Try it:
After locating the line that contains "Travelling from longitude" in the listing below, write out that line and every following line exactly, with no other output.

Supplied material:
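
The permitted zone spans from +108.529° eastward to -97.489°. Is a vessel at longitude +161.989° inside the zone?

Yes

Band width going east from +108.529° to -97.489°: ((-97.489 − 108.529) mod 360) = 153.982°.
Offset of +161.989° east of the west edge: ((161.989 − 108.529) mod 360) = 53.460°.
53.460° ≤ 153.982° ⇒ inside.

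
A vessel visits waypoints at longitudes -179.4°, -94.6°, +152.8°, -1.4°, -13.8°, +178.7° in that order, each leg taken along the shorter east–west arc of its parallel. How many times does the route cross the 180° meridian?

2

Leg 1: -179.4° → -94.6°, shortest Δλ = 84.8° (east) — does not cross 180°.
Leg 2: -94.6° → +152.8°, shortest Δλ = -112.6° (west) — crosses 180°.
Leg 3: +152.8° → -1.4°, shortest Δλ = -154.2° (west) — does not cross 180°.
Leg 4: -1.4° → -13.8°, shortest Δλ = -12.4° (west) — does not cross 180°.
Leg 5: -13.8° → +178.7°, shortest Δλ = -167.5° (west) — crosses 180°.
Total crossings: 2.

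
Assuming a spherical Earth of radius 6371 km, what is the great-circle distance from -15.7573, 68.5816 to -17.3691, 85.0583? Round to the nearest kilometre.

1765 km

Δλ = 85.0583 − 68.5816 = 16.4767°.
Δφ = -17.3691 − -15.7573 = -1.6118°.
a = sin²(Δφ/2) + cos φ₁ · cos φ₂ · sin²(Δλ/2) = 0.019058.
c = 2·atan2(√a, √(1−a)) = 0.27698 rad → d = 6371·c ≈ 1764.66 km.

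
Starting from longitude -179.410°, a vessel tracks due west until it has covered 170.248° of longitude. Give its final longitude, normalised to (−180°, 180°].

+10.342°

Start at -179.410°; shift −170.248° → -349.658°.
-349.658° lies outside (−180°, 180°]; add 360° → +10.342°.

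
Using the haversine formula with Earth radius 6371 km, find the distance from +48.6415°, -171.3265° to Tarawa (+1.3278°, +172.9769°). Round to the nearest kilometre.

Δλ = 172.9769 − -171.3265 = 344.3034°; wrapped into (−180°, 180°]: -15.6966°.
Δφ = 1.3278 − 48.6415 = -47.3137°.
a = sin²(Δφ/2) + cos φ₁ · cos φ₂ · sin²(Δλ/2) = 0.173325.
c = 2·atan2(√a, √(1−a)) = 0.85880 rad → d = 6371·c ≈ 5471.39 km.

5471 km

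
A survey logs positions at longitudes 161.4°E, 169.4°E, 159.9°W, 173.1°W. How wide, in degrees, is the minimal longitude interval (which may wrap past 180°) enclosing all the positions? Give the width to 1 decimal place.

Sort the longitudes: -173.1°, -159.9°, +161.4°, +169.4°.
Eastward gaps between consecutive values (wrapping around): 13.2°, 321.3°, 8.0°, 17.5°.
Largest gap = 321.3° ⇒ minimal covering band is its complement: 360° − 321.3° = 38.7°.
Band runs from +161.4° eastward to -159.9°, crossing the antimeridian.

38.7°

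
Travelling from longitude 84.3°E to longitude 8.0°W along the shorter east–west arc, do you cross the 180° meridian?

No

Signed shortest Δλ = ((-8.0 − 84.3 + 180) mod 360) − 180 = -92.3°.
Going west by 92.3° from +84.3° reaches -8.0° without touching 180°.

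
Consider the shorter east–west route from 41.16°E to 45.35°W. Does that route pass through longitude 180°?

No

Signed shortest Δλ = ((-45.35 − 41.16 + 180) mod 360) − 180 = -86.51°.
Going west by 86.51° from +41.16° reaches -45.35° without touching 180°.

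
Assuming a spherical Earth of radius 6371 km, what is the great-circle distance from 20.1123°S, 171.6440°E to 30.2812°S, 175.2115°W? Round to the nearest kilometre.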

Response to this exercise:
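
Travelling from longitude 84.3°E to longitude 8.0°W along the shorter east–west arc, do you cross the 180° meridian?

No

Signed shortest Δλ = ((-8.0 − 84.3 + 180) mod 360) − 180 = -92.3°.
Going west by 92.3° from +84.3° reaches -8.0° without touching 180°.

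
Consider the shorter east–west route from 41.16°E to 45.35°W. Does that route pass through longitude 180°?

No

Signed shortest Δλ = ((-45.35 − 41.16 + 180) mod 360) − 180 = -86.51°.
Going west by 86.51° from +41.16° reaches -45.35° without touching 180°.

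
Assuming a spherical Earth of radius 6371 km, what is the great-circle distance from 20.1123°S, 171.6440°E to 30.2812°S, 175.2115°W? Round to the nearest kilometre.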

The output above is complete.